When a line in the listing below contains the word "lumped", return a copy of that line.

____

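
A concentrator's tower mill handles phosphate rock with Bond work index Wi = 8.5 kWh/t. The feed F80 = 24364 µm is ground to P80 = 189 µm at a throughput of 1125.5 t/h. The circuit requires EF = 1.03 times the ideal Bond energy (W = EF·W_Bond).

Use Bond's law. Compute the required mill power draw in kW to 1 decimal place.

P = 6536.3 kW

W = 10·Wi·(P80^(-½) − F80^(-½))
W = 10·8.5·(1/√189 − 1/√24364) = 10·8.5·(0.066333) = 5.6383 kWh/t
With EF = 1.03: W = 5.6383·1.03 = 5.8074 kWh/t
P_mill = W·ṁ = 5.8074·1125.5 = 6536.3 kW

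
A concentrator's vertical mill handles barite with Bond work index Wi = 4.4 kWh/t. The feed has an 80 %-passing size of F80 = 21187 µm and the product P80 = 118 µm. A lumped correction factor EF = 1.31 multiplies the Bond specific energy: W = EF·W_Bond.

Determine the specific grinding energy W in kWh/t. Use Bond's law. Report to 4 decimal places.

Bond:  W = 10 Wi (1/√P − 1/√F)
1/√118 = 0.092057;  1/√21187 = 0.006870
W = 10·4.4·(0.092057 − 0.006870) = 3.7482 kWh/t
Apply correction: 3.7482 × 1.31 = 4.9102 kWh/t

W = 4.9102 kWh/t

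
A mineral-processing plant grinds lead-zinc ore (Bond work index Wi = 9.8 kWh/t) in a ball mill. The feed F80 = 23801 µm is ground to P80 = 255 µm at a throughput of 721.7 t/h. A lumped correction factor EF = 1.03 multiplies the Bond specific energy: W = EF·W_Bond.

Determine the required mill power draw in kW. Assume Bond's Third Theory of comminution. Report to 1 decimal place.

Bond:  W = 10 Wi (1/√P − 1/√F)
W = 10·9.8·(1/√255 − 1/√23801) = 10·9.8·(0.056141) = 5.5018 kWh/t
Corrected W = EF·W_Bond = 1.03·5.5018 = 5.6668 kWh/t
Power = W × throughput = 5.6668 kWh/t × 721.7 t/h = 4089.7 kW

P = 4089.7 kW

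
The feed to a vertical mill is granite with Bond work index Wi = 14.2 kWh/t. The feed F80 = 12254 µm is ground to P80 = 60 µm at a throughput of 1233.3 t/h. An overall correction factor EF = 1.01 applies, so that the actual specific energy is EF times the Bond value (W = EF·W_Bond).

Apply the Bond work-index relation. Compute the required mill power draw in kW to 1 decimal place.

P = 21237.2 kW

W = 10·Wi·(P80^(-½) − F80^(-½))
W = 10·14.2·(1/√60 − 1/√12254) = 10·14.2·(0.120066) = 17.0493 kWh/t
Apply correction: 17.0493 × 1.01 = 17.2198 kWh/t
P_mill = W·ṁ = 17.2198·1233.3 = 21237.2 kW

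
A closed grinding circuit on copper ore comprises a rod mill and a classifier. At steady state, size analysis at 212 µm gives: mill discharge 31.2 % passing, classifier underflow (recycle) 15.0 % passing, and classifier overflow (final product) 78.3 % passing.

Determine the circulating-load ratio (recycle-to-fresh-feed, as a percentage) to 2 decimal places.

Two-product formula at 212 µm:
d + r·d = r·u + o → r(d−u) = o−d
r = (78.3 − 31.2)/(31.2 − 15.0) = 47.1/16.2 = 2.9074
CL = 100·r = 290.74 %

CL = 290.74 %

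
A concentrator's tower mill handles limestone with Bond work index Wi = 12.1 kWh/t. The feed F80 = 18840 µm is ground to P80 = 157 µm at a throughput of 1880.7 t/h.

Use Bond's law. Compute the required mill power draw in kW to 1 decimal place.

P = 16503.7 kW

W = 10 Wi (P80^-0.5 − F80^-0.5)
W = 10·12.1·(1/√157 − 1/√18840) = 10·12.1·(0.072523) = 8.7753 kWh/t
P_mill = W·ṁ = 8.7753·1880.7 = 16503.7 kW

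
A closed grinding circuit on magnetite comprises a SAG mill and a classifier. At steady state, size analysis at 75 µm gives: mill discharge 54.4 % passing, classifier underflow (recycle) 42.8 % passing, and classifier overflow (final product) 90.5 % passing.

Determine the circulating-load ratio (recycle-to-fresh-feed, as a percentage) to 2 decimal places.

CL = 311.21 %

Let r = R/F. Size balance at 75 µm:
(1+r)·d = r·u + o ⇒ r = (o−d)/(d−u)
r = (90.5 − 54.4)/(54.4 − 42.8) = 36.1/11.6 = 3.1121
CL = 100·r = 311.21 %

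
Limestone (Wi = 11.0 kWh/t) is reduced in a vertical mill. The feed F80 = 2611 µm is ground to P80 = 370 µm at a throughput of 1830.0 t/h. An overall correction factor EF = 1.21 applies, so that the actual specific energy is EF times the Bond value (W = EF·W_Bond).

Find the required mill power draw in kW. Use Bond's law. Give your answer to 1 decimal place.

P = 7896.0 kW

W = 10 Wi (1/√P80 − 1/√F80)  [Bond]
W = 10·11.0·(1/√370 − 1/√2611) = 10·11.0·(0.032417) = 3.5659 kWh/t
Corrected W = EF·W_Bond = 1.21·3.5659 = 4.3147 kWh/t
P_mill = W·ṁ = 4.3147·1830.0 = 7896.0 kW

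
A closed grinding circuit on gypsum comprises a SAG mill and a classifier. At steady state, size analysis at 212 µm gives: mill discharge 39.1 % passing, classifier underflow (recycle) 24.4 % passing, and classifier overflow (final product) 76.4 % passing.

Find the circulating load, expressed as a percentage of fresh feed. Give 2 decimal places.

CL = 253.74 %

Balance %-passing 212 µm (r = R/F):
r = (o − d)/(d − u)
r = (76.4 − 39.1)/(39.1 − 24.4) = 37.3/14.7 = 2.5374
CL = 100·r = 253.74 %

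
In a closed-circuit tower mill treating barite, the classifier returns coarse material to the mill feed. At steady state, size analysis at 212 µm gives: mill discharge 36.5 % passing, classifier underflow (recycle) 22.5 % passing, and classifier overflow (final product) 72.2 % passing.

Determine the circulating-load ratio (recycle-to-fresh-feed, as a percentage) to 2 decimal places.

CL = 255.00 %

Let r = R/F. Size balance at 212 µm:
(1+r)·d = r·u + o ⇒ r = (o−d)/(d−u)
r = (72.2 − 36.5)/(36.5 − 22.5) = 35.7/14.0 = 2.5500
CL = 100·r = 255.00 %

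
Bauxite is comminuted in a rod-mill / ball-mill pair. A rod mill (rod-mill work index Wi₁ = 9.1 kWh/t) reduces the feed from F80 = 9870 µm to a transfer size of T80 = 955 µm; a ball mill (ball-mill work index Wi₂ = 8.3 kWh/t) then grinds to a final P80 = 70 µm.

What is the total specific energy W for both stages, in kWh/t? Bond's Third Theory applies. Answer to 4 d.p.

W = 10·Wi·(P80^(-½) − F80^(-½))
Stage 1 (9870→955 µm, Wi₁=9.1): W₁ = 10·9.1·(0.032359 − 0.010066) = 2.0287 kWh/t
Stage 2 (955→70 µm, Wi₂=8.3): W₂ = 10·8.3·(0.119523 − 0.032359) = 7.2346 kWh/t
W = W₁ + W₂ = 2.0287 + 7.2346 = 9.2633 kWh/t

W = 9.2633 kWh/t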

____

**Exercise output**
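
A concentrator's vertical mill handles barite with Bond work index Wi = 4.4 kWh/t. The feed has an 80 %-passing size of F80 = 21187 µm and the product P80 = 118 µm. A lumped correction factor EF = 1.31 multiplies the Bond specific energy: W = EF·W_Bond.
A mineral-processing plant grinds lead-zinc ore (Bond work index Wi = 9.8 kWh/t) in a ball mill. The feed F80 = 23801 µm is ground to P80 = 255 µm at a throughput of 721.7 t/h. A lumped correction factor EF = 1.03 multiplies the Bond specific energy: W = EF·W_Bond.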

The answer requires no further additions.